* [Aim of the exercise]
Below are some records. Return exactly the lines from the one with "ciphertext: TOCWIIZRGJUUSYV" to the one with "ciphertext: SUYRKZATSOT", and nothing else.

* [Extracted data]
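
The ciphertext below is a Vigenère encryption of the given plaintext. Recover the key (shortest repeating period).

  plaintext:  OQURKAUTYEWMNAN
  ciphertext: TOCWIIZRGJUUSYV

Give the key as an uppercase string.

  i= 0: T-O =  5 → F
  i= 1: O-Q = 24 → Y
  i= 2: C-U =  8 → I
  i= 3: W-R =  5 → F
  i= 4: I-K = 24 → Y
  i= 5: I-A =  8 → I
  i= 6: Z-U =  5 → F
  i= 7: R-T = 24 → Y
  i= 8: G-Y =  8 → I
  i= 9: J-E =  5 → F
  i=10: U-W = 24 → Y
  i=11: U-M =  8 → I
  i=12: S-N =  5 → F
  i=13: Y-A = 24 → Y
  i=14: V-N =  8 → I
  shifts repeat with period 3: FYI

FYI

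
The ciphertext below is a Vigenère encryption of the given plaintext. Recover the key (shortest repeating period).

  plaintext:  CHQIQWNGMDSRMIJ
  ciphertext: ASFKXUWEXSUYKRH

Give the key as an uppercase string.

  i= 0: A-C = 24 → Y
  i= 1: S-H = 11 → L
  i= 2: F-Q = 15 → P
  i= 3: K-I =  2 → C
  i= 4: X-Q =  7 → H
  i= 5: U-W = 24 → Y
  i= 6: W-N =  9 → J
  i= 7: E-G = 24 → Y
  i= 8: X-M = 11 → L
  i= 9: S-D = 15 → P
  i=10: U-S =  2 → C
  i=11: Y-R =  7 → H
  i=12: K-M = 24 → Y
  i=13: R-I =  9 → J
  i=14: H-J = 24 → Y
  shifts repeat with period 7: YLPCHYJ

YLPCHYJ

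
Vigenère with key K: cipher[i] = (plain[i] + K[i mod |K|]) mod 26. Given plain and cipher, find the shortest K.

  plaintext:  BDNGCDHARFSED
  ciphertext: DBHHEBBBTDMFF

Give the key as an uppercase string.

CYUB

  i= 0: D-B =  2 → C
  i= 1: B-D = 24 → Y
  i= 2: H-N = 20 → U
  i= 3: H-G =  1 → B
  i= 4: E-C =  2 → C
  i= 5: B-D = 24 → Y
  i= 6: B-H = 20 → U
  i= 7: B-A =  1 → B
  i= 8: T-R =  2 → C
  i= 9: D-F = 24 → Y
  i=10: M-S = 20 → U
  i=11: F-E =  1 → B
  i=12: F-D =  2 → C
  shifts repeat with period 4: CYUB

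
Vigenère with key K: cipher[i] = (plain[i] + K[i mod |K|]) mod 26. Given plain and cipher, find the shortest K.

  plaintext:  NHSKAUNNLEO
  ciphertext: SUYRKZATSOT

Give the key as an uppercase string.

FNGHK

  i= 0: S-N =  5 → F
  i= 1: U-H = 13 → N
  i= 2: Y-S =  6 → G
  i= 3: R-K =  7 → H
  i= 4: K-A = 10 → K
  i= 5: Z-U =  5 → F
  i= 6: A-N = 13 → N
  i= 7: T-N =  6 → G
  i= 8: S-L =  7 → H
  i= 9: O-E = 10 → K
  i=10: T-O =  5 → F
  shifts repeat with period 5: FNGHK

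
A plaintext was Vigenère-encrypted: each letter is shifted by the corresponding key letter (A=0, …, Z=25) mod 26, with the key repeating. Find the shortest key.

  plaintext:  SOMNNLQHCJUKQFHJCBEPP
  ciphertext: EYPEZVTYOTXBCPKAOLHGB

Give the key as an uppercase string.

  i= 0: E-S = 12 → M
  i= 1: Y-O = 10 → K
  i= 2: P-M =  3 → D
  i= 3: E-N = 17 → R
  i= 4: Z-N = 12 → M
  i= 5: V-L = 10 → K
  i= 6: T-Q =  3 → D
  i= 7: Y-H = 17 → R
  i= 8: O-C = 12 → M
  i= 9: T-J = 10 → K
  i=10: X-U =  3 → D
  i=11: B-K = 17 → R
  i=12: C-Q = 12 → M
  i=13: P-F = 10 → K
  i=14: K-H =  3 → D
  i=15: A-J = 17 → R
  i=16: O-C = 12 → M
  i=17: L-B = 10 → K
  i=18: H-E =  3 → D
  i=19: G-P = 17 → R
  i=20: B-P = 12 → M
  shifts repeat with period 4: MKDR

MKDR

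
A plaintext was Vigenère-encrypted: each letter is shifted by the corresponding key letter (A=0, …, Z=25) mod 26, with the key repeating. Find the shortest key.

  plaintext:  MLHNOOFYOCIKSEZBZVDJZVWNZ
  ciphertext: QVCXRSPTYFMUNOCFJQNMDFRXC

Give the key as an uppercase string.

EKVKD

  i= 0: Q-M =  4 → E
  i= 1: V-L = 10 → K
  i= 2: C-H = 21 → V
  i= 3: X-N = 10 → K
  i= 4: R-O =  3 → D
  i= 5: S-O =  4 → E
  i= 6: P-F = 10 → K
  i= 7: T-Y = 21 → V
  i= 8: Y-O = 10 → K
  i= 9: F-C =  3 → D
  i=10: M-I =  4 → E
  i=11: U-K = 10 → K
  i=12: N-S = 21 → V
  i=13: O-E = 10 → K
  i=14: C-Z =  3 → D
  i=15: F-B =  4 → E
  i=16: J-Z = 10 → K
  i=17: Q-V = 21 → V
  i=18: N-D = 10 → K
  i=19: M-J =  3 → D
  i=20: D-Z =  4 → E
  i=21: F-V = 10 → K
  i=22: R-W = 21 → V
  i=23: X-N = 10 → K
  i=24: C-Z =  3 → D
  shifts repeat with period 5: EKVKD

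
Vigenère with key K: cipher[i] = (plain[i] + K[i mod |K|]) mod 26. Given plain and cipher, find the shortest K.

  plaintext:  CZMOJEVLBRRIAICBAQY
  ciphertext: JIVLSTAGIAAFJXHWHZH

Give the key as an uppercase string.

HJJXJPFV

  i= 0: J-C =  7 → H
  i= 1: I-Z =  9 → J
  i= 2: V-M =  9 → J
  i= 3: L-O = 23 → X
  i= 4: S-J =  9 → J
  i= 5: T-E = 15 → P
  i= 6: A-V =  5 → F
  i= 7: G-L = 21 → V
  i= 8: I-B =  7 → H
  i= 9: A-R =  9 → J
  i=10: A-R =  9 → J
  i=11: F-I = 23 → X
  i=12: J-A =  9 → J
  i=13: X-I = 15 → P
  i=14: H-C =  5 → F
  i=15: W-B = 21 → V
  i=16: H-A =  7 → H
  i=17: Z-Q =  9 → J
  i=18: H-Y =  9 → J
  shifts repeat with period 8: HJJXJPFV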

---

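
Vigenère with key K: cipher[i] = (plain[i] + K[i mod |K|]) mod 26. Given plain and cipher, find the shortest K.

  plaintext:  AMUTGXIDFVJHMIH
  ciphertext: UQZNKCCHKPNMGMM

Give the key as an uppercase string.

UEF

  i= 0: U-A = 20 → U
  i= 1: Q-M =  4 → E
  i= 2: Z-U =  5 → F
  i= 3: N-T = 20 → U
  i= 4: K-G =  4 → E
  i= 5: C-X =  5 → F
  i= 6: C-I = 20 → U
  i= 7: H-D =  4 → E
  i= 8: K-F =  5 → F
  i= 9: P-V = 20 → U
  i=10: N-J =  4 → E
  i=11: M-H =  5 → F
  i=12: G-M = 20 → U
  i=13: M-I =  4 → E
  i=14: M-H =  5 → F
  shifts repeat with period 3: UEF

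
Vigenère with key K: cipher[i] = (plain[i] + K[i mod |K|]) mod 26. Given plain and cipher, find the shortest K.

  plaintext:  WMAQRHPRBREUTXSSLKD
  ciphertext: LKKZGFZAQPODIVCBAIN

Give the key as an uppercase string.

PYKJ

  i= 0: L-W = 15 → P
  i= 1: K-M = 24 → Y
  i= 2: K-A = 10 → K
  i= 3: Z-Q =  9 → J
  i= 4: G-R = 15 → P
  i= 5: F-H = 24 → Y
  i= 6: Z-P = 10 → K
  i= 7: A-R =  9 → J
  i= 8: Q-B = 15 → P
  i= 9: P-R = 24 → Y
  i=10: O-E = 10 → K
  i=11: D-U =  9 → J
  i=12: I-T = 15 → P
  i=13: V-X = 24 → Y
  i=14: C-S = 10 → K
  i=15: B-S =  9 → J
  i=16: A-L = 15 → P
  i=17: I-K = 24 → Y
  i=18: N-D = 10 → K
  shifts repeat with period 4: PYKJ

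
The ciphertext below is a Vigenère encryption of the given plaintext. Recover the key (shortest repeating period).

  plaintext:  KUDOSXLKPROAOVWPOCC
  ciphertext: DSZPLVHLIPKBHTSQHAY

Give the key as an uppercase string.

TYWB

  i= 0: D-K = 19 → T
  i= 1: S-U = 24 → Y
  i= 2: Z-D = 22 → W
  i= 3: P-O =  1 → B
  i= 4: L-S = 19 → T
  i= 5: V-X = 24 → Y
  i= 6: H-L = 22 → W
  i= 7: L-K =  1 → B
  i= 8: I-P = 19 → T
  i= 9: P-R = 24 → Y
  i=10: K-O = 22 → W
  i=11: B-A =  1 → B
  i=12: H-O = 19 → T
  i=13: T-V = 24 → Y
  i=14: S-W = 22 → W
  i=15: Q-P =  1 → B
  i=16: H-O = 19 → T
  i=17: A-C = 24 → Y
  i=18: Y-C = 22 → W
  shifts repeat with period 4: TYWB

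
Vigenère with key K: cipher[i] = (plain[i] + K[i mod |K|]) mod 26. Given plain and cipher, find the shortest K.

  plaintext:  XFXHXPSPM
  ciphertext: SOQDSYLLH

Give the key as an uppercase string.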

...

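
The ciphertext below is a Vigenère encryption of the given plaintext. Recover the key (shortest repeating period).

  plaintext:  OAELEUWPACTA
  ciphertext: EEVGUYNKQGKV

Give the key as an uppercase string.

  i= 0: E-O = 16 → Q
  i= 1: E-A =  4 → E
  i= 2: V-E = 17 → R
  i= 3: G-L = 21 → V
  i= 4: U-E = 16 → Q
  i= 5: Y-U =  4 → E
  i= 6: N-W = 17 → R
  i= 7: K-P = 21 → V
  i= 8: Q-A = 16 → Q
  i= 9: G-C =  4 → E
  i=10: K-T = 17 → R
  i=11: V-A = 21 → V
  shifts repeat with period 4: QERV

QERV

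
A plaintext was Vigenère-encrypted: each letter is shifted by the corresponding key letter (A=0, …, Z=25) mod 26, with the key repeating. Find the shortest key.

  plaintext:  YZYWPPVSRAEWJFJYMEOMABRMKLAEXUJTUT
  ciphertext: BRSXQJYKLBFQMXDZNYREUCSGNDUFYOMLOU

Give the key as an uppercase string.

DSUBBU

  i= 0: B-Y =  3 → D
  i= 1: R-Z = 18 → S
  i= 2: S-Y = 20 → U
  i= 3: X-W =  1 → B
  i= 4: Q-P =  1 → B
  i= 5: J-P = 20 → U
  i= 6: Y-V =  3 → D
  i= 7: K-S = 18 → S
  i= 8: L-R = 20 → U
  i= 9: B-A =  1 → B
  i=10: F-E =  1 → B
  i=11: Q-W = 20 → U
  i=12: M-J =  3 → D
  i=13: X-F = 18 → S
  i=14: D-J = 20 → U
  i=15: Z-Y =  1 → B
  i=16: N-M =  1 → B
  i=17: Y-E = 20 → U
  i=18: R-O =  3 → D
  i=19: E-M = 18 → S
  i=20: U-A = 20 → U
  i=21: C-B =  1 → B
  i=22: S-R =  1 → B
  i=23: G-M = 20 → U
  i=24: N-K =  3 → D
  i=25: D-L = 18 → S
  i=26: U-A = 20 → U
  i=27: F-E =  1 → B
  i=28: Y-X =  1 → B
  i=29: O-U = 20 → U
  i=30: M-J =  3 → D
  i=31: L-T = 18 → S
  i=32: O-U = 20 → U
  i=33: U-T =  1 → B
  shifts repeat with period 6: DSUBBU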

* [Answer space]
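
  ciphertext: TOCWIIZRGJUUSYV

Give the key as an uppercase string.

  i= 0: T-O =  5 → F
  i= 1: O-Q = 24 → Y
  i= 2: C-U =  8 → I
  i= 3: W-R =  5 → F
  i= 4: I-K = 24 → Y
  i= 5: I-A =  8 → I
  i= 6: Z-U =  5 → F
  i= 7: R-T = 24 → Y
  i= 8: G-Y =  8 → I
  i= 9: J-E =  5 → F
  i=10: U-W = 24 → Y
  i=11: U-M =  8 → I
  i=12: S-N =  5 → F
  i=13: Y-A = 24 → Y
  i=14: V-N =  8 → I
  shifts repeat with period 3: FYI

FYI

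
The ciphertext below is a Vigenère encryption of the given plaintext. Recover the key (shortest repeating period).

  plaintext:  CHQIQWNGMDSRMIJ
  ciphertext: ASFKXUWEXSUYKRH

Give the key as an uppercase string.

  i= 0: A-C = 24 → Y
  i= 1: S-H = 11 → L
  i= 2: F-Q = 15 → P
  i= 3: K-I =  2 → C
  i= 4: X-Q =  7 → H
  i= 5: U-W = 24 → Y
  i= 6: W-N =  9 → J
  i= 7: E-G = 24 → Y
  i= 8: X-M = 11 → L
  i= 9: S-D = 15 → P
  i=10: U-S =  2 → C
  i=11: Y-R =  7 → H
  i=12: K-M = 24 → Y
  i=13: R-I =  9 → J
  i=14: H-J = 24 → Y
  shifts repeat with period 7: YLPCHYJ

YLPCHYJ

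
Vigenère with key K: cipher[i] = (plain[i] + K[i mod |K|]) mod 26. Given plain and cipher, find the shortest K.

  plaintext:  BDNGCDHARFSED
  ciphertext: DBHHEBBBTDMFF

Give the key as an uppercase string.

CYUB

  i= 0: D-B =  2 → C
  i= 1: B-D = 24 → Y
  i= 2: H-N = 20 → U
  i= 3: H-G =  1 → B
  i= 4: E-C =  2 → C
  i= 5: B-D = 24 → Y
  i= 6: B-H = 20 → U
  i= 7: B-A =  1 → B
  i= 8: T-R =  2 → C
  i= 9: D-F = 24 → Y
  i=10: M-S = 20 → U
  i=11: F-E =  1 → B
  i=12: F-D =  2 → C
  shifts repeat with period 4: CYUB

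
Vigenère with key K: cipher[i] = (plain[i] + K[i mod |K|]) mod 26. Given plain and cipher, find the shortest K.

  plaintext:  NHSKAUNNLEO
  ciphertext: SUYRKZATSOT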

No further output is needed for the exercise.